Records from a data source
•••
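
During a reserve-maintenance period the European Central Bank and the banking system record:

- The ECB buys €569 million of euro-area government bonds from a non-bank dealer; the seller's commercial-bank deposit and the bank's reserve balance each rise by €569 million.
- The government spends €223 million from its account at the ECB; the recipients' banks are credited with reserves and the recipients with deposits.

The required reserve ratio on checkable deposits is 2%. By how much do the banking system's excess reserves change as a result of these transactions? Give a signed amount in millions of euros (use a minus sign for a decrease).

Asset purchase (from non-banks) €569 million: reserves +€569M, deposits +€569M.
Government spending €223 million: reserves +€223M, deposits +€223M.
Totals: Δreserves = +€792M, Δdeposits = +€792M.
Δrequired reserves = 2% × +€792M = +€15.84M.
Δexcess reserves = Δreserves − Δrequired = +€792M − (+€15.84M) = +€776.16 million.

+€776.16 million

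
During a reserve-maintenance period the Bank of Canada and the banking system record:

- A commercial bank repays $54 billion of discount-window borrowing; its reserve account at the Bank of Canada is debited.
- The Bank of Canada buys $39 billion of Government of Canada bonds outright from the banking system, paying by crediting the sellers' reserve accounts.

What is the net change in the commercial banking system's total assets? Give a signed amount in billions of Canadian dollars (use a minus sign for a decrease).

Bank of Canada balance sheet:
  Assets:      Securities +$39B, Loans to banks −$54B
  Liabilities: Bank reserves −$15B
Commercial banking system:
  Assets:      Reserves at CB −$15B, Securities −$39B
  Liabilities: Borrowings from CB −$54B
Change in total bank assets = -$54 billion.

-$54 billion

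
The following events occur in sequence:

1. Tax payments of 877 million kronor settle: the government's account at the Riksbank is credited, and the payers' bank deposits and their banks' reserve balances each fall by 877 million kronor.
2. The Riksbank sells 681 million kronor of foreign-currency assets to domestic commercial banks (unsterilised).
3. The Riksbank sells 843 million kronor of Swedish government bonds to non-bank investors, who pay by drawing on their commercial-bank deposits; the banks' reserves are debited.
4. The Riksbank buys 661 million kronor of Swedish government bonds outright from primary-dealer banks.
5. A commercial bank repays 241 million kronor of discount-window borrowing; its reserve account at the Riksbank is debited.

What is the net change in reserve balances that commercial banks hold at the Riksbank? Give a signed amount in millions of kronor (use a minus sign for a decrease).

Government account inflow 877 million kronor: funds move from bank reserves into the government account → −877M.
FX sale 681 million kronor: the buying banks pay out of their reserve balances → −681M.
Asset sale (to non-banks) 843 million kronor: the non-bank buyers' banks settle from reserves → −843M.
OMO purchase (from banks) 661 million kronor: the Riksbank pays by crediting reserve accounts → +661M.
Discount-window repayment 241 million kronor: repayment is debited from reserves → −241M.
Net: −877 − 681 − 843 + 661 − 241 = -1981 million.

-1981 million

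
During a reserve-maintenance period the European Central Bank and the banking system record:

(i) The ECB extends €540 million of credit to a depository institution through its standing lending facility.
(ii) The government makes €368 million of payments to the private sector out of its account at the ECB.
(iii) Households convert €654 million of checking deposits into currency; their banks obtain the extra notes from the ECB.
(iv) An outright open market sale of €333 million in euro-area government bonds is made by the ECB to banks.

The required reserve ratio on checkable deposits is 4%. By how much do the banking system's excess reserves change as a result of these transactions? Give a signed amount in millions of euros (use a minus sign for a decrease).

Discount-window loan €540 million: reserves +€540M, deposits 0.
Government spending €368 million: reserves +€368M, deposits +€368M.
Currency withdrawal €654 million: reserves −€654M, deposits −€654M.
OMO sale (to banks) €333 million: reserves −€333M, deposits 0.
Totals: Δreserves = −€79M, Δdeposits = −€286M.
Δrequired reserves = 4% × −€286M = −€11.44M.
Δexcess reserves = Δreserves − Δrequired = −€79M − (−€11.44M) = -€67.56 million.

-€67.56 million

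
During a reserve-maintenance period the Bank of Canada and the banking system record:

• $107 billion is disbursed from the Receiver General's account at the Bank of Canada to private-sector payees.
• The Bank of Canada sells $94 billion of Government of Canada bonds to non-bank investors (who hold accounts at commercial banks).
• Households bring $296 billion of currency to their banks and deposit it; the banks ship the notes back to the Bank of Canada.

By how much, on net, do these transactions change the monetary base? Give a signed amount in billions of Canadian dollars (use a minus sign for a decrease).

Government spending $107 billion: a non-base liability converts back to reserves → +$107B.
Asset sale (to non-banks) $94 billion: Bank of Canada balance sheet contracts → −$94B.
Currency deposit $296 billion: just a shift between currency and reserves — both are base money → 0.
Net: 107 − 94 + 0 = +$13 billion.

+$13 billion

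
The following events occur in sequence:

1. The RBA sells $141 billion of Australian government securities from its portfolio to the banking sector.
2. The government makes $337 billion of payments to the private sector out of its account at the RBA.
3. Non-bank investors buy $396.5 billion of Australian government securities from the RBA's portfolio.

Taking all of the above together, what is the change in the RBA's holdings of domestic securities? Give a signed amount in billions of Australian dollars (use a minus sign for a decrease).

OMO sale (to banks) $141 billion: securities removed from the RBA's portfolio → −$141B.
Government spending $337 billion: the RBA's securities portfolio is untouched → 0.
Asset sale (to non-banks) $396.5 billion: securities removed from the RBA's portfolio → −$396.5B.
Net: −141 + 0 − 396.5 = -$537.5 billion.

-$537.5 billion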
•••
Each of the lines above should be printed again precisely as it reads.

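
During a reserve-maintenance period the European Central Bank and the banking system record:

- The ECB buys €569 million of euro-area government bonds from a non-bank dealer; the seller's commercial-bank deposit and the bank's reserve balance each rise by €569 million.
- The government spends €223 million from its account at the ECB; the recipients' banks are credited with reserves and the recipients with deposits.

The required reserve ratio on checkable deposits is 2%. By how much do the banking system's excess reserves change as a result of these transactions? Give a signed amount in millions of euros (use a minus sign for a decrease).

Asset purchase (from non-banks) €569 million: reserves +€569M, deposits +€569M.
Government spending €223 million: reserves +€223M, deposits +€223M.
Totals: Δreserves = +€792M, Δdeposits = +€792M.
Δrequired reserves = 2% × +€792M = +€15.84M.
Δexcess reserves = Δreserves − Δrequired = +€792M − (+€15.84M) = +€776.16 million.

+€776.16 million

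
During a reserve-maintenance period the Bank of Canada and the banking system record:

- A commercial bank repays $54 billion of discount-window borrowing; its reserve account at the Bank of Canada is debited.
- The Bank of Canada buys $39 billion of Government of Canada bonds outright from the banking system, paying by crediting the sellers' reserve accounts.

What is the net change in the commercial banking system's total assets? Give a signed amount in billions of Canadian dollars (use a minus sign for a decrease).

Bank of Canada balance sheet:
  Assets:      Securities +$39B, Loans to banks −$54B
  Liabilities: Bank reserves −$15B
Commercial banking system:
  Assets:      Reserves at CB −$15B, Securities −$39B
  Liabilities: Borrowings from CB −$54B
Change in total bank assets = -$54 billion.

-$54 billion

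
The following events occur in sequence:

1. Tax payments of 877 million kronor settle: the government's account at the Riksbank is credited, and the payers' bank deposits and their banks' reserve balances each fall by 877 million kronor.
2. The Riksbank sells 681 million kronor of foreign-currency assets to domestic commercial banks (unsterilised).
3. The Riksbank sells 843 million kronor of Swedish government bonds to non-bank investors, who pay by drawing on their commercial-bank deposits; the banks' reserves are debited.
4. The Riksbank buys 661 million kronor of Swedish government bonds outright from primary-dealer banks.
5. A commercial bank repays 241 million kronor of discount-window borrowing; its reserve account at the Riksbank is debited.

What is the net change in reserve balances that commercial banks hold at the Riksbank? Give a signed amount in millions of kronor (use a minus sign for a decrease).

Government account inflow 877 million kronor: funds move from bank reserves into the government account → −877M.
FX sale 681 million kronor: the buying banks pay out of their reserve balances → −681M.
Asset sale (to non-banks) 843 million kronor: the non-bank buyers' banks settle from reserves → −843M.
OMO purchase (from banks) 661 million kronor: the Riksbank pays by crediting reserve accounts → +661M.
Discount-window repayment 241 million kronor: repayment is debited from reserves → −241M.
Net: −877 − 681 − 843 + 661 − 241 = -1981 million.

-1981 million

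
During a reserve-maintenance period the European Central Bank and the banking system record:

(i) The ECB extends €540 million of credit to a depository institution through its standing lending facility.
(ii) The government makes €368 million of payments to the private sector out of its account at the ECB.
(iii) Households convert €654 million of checking deposits into currency; their banks obtain the extra notes from the ECB.
(iv) An outright open market sale of €333 million in euro-area government bonds is made by the ECB to banks.

The required reserve ratio on checkable deposits is 4%. By how much do the banking system's excess reserves change as a result of these transactions? Give a signed amount in millions of euros (use a minus sign for a decrease).

Discount-window loan €540 million: reserves +€540M, deposits 0.
Government spending €368 million: reserves +€368M, deposits +€368M.
Currency withdrawal €654 million: reserves −€654M, deposits −€654M.
OMO sale (to banks) €333 million: reserves −€333M, deposits 0.
Totals: Δreserves = −€79M, Δdeposits = −€286M.
Δrequired reserves = 4% × −€286M = −€11.44M.
Δexcess reserves = Δreserves − Δrequired = −€79M − (−€11.44M) = -€67.56 million.

-€67.56 million

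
During a reserve-maintenance period the Bank of Canada and the banking system record:

• $107 billion is disbursed from the Receiver General's account at the Bank of Canada to private-sector payees.
• The Bank of Canada sells $94 billion of Government of Canada bonds to non-bank investors (who hold accounts at commercial banks).
• Households bring $296 billion of currency to their banks and deposit it; the banks ship the notes back to the Bank of Canada.

By how much, on net, do these transactions change the monetary base? Give a signed amount in billions of Canadian dollars (use a minus sign for a decrease).

Government spending $107 billion: a non-base liability converts back to reserves → +$107B.
Asset sale (to non-banks) $94 billion: Bank of Canada balance sheet contracts → −$94B.
Currency deposit $296 billion: just a shift between currency and reserves — both are base money → 0.
Net: 107 − 94 + 0 = +$13 billion.

+$13 billion

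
The following events occur in sequence:

1. The RBA sells $141 billion of Australian government securities from its portfolio to the banking sector.
2. The government makes $337 billion of payments to the private sector out of its account at the RBA.
3. Non-bank investors buy $396.5 billion of Australian government securities from the RBA's portfolio.

Taking all of the above together, what is the change in the RBA's holdings of domestic securities? Give a signed amount in billions of Australian dollars (use a minus sign for a decrease).

OMO sale (to banks) $141 billion: securities removed from the RBA's portfolio → −$141B.
Government spending $337 billion: the RBA's securities portfolio is untouched → 0.
Asset sale (to non-banks) $396.5 billion: securities removed from the RBA's portfolio → −$396.5B.
Net: −141 + 0 − 396.5 = -$537.5 billion.

-$537.5 billion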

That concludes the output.